Please transcribe exactly, and only, the lines of the data below between the line holding "Distance(F, B) = 46.6" and the line holding "A parametric CAD sketch has the following entities: points", inclusive.

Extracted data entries
::::

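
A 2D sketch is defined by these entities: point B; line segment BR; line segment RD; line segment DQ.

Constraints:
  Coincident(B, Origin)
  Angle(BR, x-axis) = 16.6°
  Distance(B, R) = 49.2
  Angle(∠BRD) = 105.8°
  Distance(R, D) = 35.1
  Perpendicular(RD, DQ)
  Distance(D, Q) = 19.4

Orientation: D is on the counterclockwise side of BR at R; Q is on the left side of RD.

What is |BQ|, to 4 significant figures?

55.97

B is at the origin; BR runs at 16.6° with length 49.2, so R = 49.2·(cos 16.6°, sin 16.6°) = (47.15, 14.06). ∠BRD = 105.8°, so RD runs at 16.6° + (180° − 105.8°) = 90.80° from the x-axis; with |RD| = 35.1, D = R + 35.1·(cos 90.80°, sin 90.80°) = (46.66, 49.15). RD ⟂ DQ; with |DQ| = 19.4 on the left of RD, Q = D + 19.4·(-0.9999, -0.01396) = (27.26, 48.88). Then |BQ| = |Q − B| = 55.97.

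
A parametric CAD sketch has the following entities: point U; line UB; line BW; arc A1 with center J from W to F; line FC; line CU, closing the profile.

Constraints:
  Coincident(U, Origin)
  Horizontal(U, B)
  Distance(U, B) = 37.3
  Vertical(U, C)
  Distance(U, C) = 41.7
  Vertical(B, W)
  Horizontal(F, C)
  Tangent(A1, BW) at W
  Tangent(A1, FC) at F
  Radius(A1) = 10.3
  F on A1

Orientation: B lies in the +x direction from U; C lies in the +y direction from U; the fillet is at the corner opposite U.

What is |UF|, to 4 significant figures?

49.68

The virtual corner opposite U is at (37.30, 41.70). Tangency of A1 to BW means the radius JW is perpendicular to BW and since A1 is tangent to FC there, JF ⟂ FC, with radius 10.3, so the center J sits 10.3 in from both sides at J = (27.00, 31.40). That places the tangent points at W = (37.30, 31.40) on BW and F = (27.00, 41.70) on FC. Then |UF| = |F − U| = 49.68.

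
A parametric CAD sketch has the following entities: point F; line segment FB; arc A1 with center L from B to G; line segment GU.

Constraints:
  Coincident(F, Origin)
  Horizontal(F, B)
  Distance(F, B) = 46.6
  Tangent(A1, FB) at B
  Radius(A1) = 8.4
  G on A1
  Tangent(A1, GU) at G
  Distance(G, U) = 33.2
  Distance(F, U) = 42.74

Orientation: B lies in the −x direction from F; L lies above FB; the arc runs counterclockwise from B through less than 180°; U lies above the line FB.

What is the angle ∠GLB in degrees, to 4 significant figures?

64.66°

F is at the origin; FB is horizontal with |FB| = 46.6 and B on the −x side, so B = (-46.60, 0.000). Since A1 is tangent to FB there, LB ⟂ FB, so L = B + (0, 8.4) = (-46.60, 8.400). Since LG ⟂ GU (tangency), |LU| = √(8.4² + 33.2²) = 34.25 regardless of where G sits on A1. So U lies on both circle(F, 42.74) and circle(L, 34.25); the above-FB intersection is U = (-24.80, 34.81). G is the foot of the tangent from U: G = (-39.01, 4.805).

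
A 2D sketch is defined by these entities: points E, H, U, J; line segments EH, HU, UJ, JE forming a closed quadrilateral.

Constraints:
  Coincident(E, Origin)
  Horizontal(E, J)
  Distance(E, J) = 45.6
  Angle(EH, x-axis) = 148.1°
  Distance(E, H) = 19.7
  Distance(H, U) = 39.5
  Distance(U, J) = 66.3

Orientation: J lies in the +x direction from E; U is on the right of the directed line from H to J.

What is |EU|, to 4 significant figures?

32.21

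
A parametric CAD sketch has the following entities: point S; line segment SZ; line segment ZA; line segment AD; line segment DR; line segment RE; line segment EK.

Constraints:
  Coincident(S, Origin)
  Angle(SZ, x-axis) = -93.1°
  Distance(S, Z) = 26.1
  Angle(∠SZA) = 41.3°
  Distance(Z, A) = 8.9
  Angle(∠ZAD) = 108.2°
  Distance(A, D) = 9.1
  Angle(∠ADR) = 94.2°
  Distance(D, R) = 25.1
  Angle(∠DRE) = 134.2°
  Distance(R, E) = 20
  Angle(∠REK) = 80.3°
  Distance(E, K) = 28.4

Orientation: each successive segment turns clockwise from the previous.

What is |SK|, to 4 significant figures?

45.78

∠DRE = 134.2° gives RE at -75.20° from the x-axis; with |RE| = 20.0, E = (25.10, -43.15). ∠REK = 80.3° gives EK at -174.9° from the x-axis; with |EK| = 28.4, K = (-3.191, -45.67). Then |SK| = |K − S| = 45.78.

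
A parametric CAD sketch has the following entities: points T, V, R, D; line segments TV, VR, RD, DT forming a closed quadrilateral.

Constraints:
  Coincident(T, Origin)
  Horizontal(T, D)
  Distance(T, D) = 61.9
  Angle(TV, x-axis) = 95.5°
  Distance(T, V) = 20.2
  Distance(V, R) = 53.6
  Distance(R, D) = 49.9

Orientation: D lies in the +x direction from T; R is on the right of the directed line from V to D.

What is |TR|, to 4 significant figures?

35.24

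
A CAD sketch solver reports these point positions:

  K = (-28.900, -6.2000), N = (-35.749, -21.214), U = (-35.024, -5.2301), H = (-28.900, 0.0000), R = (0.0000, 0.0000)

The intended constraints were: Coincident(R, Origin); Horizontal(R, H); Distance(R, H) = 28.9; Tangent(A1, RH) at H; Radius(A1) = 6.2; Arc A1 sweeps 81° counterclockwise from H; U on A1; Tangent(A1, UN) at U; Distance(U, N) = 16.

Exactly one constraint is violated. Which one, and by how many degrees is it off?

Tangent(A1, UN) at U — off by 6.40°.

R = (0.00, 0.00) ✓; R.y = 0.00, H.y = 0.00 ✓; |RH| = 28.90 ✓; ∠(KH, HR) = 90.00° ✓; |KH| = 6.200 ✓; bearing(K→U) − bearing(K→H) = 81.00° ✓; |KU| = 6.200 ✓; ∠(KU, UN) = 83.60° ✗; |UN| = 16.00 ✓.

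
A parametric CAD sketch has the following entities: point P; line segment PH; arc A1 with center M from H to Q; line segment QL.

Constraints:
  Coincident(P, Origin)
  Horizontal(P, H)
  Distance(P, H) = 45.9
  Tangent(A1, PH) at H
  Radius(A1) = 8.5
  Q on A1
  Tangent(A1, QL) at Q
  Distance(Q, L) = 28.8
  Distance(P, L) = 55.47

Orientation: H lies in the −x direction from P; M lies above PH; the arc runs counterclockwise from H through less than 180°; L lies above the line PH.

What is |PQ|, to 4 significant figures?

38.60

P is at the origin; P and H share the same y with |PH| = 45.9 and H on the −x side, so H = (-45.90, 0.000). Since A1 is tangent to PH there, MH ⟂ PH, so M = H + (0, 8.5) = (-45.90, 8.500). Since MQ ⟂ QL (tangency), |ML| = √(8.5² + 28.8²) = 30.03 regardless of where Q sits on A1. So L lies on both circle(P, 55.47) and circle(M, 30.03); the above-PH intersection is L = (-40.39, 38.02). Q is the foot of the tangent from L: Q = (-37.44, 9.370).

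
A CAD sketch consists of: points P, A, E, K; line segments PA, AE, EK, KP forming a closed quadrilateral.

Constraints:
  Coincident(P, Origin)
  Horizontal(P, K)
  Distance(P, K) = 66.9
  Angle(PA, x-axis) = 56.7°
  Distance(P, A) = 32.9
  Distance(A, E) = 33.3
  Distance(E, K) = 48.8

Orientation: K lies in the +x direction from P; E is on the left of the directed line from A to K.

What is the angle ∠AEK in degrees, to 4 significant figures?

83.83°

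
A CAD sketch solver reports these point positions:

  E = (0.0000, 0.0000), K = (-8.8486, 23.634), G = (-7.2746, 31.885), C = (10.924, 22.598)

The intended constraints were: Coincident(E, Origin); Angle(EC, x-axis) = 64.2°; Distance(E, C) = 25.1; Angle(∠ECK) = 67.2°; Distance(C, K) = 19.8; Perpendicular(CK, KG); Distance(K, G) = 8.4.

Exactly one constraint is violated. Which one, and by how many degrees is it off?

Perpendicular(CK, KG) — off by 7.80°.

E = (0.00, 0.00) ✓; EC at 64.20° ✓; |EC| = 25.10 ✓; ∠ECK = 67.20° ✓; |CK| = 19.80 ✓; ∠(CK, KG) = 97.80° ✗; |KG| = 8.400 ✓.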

::::

• _Result of the exercise_:
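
  Distance(F, B) = 46.6
  Tangent(A1, FB) at B
  Radius(A1) = 8.4
  G on A1
  Tangent(A1, GU) at G
  Distance(G, U) = 33.2
  Distance(F, U) = 42.74

Orientation: B lies in the −x direction from F; L lies above FB; the arc runs counterclockwise from B through less than 180°; U lies above the line FB.

What is the angle ∠GLB in degrees, to 4 significant figures?

64.66°

F is at the origin; FB is horizontal with |FB| = 46.6 and B on the −x side, so B = (-46.60, 0.000). Since A1 is tangent to FB there, LB ⟂ FB, so L = B + (0, 8.4) = (-46.60, 8.400). Since LG ⟂ GU (tangency), |LU| = √(8.4² + 33.2²) = 34.25 regardless of where G sits on A1. So U lies on both circle(F, 42.74) and circle(L, 34.25); the above-FB intersection is U = (-24.80, 34.81). G is the foot of the tangent from U: G = (-39.01, 4.805).

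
A 2D sketch is defined by these entities: points E, H, U, J; line segments EH, HU, UJ, JE forming a closed quadrilateral.

Constraints:
  Coincident(E, Origin)
  Horizontal(E, J)
  Distance(E, J) = 45.6
  Angle(EH, x-axis) = 148.1°
  Distance(E, H) = 19.7
  Distance(H, U) = 39.5
  Distance(U, J) = 66.3

Orientation: J lies in the +x direction from E; U is on the right of the directed line from H to J.

What is |EU|, to 4 significant figures?

32.21

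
A parametric CAD sketch has the following entities: point S; line segment SZ; line segment ZA; line segment AD; line segment DR; line segment RE; line segment EK.

Constraints:
  Coincident(S, Origin)
  Angle(SZ, x-axis) = -93.1°
  Distance(S, Z) = 26.1
  Angle(∠SZA) = 41.3°
  Distance(Z, A) = 8.9
  Angle(∠ZAD) = 108.2°
  Distance(A, D) = 9.1
  Angle(∠ADR) = 94.2°
  Distance(D, R) = 25.1
  Angle(∠DRE) = 134.2°
  Distance(R, E) = 20
  Angle(∠REK) = 80.3°
  Distance(E, K) = 28.4

Orientation: each successive segment turns clockwise from the previous.

What is |SK|, to 4 significant figures?

45.78

∠DRE = 134.2° gives RE at -75.20° from the x-axis; with |RE| = 20.0, E = (25.10, -43.15). ∠REK = 80.3° gives EK at -174.9° from the x-axis; with |EK| = 28.4, K = (-3.191, -45.67). Then |SK| = |K − S| = 45.78.

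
A parametric CAD sketch has the following entities: points T, V, R, D; line segments TV, VR, RD, DT forming a closed quadrilateral.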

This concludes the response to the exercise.